= Exercise requirements =
Begin at the line below that has "lag 1: 0.23" and stop after the line that has "For a series". Please restate only those lines, word for word.

= Records =
==========

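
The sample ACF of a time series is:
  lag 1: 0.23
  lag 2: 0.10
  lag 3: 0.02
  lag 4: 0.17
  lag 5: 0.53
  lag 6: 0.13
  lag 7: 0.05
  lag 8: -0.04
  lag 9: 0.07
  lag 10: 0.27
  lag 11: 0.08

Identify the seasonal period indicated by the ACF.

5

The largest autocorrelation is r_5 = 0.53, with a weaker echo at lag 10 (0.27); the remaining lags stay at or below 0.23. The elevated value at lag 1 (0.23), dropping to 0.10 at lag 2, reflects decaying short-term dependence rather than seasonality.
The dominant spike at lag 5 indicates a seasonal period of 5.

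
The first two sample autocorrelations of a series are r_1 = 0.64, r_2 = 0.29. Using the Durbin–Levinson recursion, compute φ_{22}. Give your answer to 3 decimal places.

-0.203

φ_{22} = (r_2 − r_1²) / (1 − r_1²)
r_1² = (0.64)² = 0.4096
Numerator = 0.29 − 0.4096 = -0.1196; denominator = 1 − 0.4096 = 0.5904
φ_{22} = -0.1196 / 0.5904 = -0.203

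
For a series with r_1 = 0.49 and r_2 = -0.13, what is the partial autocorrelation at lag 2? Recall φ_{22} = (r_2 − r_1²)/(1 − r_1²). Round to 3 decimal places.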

==========

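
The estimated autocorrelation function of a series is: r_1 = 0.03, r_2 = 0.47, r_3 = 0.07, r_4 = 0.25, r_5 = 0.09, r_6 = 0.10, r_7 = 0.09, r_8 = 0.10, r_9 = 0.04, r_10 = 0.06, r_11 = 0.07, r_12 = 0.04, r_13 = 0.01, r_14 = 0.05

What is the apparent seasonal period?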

==========

= Exercise response =
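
  lag 1: 0.23
  lag 2: 0.10
  lag 3: 0.02
  lag 4: 0.17
  lag 5: 0.53
  lag 6: 0.13
  lag 7: 0.05
  lag 8: -0.04
  lag 9: 0.07
  lag 10: 0.27
  lag 11: 0.08

Identify the seasonal period indicated by the ACF.

5

The largest autocorrelation is r_5 = 0.53, with a weaker echo at lag 10 (0.27); the remaining lags stay at or below 0.23. The elevated value at lag 1 (0.23), dropping to 0.10 at lag 2, reflects decaying short-term dependence rather than seasonality.
The dominant spike at lag 5 indicates a seasonal period of 5.

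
The first two sample autocorrelations of a series are r_1 = 0.64, r_2 = 0.29. Using the Durbin–Levinson recursion, compute φ_{22}. Give your answer to 3 decimal places.

-0.203

φ_{22} = (r_2 − r_1²) / (1 − r_1²)
r_1² = (0.64)² = 0.4096
Numerator = 0.29 − 0.4096 = -0.1196; denominator = 1 − 0.4096 = 0.5904
φ_{22} = -0.1196 / 0.5904 = -0.203

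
For a series with r_1 = 0.49 and r_2 = -0.13, what is the partial autocorrelation at lag 2? Recall φ_{22} = (r_2 − r_1²)/(1 − r_1²). Round to 3 decimal places.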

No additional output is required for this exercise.